● **Task to complete**
Search each line below for the word "annual" and list those that contain it.

*** Begin section ***

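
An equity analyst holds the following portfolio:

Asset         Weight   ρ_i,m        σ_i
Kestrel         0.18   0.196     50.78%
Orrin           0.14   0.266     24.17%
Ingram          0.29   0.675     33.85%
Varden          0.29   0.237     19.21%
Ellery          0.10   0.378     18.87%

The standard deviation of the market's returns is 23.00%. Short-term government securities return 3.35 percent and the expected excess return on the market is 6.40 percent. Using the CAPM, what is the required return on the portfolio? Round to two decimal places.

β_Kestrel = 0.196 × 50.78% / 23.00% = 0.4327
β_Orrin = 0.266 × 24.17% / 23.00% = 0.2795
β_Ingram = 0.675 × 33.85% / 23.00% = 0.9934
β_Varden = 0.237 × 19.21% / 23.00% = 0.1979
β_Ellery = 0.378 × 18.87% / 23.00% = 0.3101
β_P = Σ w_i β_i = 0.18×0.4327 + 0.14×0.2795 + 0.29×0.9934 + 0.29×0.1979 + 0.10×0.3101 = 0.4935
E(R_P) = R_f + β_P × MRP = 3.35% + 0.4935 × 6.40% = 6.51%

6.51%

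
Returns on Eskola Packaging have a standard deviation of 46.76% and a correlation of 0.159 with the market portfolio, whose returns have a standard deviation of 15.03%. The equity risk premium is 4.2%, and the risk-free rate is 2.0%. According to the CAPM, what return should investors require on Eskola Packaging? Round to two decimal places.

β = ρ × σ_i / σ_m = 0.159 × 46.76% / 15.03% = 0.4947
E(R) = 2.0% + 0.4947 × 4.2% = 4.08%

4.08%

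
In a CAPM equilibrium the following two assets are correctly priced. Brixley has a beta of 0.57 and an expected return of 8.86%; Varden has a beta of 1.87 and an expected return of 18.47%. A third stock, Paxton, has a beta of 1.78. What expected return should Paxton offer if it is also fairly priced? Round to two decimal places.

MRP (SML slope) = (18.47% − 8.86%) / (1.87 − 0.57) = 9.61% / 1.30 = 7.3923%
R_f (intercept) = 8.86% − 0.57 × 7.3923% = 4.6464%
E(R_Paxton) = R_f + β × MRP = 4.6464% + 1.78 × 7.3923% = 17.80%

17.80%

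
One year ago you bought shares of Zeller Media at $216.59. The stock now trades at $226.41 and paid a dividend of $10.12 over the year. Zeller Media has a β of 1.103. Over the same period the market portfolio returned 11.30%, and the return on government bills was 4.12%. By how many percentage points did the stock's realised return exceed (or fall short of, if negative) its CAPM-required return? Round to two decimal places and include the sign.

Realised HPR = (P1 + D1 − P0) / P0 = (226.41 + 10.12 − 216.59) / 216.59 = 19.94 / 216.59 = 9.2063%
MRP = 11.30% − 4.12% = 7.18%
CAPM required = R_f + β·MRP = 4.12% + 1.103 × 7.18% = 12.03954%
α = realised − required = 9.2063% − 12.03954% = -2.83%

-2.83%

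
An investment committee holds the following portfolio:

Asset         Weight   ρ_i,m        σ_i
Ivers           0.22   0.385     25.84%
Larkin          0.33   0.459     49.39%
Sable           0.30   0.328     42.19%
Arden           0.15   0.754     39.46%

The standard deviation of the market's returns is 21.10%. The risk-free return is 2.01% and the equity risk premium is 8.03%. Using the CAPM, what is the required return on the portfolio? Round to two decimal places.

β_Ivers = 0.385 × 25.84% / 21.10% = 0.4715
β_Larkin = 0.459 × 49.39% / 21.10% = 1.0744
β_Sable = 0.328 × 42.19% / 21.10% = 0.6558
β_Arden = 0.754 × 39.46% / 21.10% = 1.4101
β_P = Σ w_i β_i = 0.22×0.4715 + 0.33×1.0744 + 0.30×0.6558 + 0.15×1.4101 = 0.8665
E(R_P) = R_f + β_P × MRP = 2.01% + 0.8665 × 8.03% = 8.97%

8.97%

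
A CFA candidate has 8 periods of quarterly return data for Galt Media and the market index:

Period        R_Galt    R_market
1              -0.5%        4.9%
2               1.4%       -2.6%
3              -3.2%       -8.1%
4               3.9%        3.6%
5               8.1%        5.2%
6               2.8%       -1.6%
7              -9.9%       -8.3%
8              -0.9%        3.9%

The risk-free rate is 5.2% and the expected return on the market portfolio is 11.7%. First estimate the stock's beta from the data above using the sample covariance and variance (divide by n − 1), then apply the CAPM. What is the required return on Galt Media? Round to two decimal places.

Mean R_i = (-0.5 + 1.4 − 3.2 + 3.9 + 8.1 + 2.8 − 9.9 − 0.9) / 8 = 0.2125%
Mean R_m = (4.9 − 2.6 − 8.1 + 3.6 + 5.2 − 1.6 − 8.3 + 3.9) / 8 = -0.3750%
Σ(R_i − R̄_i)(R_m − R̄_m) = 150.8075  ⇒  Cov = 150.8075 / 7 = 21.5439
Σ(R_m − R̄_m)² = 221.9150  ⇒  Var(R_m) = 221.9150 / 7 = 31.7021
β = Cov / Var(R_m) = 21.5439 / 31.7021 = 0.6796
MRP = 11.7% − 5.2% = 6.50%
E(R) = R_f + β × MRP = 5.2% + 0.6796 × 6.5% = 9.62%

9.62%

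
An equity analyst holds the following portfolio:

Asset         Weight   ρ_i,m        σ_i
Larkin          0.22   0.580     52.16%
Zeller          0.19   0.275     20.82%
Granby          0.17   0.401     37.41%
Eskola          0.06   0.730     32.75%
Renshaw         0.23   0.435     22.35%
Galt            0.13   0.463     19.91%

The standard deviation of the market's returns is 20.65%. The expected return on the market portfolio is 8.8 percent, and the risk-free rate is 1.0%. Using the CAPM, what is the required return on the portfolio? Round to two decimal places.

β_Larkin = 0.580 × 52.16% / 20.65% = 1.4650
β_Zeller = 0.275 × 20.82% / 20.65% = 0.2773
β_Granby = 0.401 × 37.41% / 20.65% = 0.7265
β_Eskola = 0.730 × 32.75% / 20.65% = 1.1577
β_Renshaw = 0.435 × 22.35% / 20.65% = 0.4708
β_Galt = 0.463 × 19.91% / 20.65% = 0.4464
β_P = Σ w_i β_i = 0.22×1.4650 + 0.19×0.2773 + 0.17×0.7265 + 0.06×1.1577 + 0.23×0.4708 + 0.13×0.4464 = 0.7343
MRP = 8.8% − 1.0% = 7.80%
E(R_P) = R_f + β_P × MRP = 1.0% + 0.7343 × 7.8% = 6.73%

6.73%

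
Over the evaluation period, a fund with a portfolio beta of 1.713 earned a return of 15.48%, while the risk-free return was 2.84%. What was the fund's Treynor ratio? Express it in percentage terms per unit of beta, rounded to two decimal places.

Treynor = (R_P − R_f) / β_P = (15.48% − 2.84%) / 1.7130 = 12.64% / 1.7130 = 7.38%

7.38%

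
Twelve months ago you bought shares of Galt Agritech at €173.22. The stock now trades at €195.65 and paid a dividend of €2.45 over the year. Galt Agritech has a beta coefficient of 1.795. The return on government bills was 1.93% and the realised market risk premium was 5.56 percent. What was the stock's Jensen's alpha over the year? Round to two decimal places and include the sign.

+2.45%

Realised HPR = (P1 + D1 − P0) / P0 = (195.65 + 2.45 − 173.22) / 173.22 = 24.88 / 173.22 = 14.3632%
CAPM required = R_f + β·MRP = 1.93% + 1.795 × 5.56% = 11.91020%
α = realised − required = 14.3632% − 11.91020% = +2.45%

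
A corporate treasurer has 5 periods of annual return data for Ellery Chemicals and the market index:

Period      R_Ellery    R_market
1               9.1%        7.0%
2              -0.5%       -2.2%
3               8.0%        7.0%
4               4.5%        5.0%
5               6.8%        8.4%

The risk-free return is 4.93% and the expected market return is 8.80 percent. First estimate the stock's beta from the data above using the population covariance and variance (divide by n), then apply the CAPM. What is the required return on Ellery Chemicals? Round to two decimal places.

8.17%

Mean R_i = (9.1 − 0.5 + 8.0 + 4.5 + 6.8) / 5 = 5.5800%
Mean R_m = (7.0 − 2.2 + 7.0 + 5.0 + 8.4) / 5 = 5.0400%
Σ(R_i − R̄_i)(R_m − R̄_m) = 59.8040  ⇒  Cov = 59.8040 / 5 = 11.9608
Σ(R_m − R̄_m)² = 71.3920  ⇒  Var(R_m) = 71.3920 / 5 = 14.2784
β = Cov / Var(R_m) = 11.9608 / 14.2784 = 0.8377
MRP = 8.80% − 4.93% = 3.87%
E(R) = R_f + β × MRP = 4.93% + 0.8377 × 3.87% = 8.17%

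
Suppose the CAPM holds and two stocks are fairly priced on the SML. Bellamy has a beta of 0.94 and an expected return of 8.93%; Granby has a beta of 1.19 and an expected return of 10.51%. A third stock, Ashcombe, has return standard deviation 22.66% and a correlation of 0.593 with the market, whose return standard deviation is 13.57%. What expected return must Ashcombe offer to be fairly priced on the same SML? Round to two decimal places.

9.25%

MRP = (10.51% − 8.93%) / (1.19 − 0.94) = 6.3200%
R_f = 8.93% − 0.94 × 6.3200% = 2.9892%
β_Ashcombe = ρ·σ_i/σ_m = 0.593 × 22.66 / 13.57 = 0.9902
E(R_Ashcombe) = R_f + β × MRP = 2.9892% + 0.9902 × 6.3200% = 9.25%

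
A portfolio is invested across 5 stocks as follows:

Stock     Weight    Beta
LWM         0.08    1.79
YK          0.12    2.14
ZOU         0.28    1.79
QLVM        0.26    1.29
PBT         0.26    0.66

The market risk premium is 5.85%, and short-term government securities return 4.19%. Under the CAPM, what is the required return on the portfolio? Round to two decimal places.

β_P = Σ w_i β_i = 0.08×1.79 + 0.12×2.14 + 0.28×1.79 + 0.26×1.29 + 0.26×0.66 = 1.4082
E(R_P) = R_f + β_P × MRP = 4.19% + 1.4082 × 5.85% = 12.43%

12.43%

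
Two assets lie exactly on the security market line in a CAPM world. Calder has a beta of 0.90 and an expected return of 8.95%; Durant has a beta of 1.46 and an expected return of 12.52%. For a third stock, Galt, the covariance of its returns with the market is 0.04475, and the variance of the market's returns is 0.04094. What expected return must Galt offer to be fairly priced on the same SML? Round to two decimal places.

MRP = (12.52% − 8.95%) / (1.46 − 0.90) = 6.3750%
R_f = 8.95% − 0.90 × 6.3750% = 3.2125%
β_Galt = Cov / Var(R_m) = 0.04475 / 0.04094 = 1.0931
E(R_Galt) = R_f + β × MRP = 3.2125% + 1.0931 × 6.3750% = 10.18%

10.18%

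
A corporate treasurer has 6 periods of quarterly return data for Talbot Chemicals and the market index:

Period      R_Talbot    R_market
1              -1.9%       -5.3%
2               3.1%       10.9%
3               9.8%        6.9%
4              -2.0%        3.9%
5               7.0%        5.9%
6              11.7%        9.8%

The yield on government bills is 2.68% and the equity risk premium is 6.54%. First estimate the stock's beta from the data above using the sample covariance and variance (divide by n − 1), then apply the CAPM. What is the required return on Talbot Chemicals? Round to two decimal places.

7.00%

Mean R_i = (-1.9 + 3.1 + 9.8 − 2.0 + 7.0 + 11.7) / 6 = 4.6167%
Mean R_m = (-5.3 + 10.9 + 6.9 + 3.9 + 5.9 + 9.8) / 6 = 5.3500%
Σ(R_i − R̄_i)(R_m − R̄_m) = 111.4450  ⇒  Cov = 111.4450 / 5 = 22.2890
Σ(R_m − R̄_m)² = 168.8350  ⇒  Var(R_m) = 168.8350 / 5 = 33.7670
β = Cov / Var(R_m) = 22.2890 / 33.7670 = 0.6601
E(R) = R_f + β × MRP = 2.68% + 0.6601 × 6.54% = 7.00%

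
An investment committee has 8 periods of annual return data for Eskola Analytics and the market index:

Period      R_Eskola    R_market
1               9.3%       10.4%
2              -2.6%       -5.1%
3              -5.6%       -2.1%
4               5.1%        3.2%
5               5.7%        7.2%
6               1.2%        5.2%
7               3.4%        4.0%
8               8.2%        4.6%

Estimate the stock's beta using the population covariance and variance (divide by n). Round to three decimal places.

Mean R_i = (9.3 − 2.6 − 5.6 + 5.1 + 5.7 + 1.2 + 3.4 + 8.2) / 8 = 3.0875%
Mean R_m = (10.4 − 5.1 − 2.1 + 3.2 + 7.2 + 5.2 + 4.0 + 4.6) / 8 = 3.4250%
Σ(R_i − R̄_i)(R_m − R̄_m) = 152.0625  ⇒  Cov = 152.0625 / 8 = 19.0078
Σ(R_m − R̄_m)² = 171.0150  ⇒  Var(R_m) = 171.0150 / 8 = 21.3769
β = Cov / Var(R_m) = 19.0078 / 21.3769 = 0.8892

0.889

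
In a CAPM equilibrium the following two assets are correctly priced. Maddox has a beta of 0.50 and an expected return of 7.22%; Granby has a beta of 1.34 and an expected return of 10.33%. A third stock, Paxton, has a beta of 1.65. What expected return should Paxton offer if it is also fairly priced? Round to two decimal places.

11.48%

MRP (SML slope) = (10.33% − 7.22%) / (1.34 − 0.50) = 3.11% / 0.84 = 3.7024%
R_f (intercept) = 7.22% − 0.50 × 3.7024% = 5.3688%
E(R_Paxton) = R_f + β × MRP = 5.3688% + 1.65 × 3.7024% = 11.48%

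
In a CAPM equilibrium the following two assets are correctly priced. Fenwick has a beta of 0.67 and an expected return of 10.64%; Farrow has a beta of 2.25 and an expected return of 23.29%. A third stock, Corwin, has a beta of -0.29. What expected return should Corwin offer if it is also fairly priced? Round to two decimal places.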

*** End section ***

● **Finished task**
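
A corporate treasurer has 5 periods of annual return data for Ellery Chemicals and the market index:
An investment committee has 8 periods of annual return data for Eskola Analytics and the market index: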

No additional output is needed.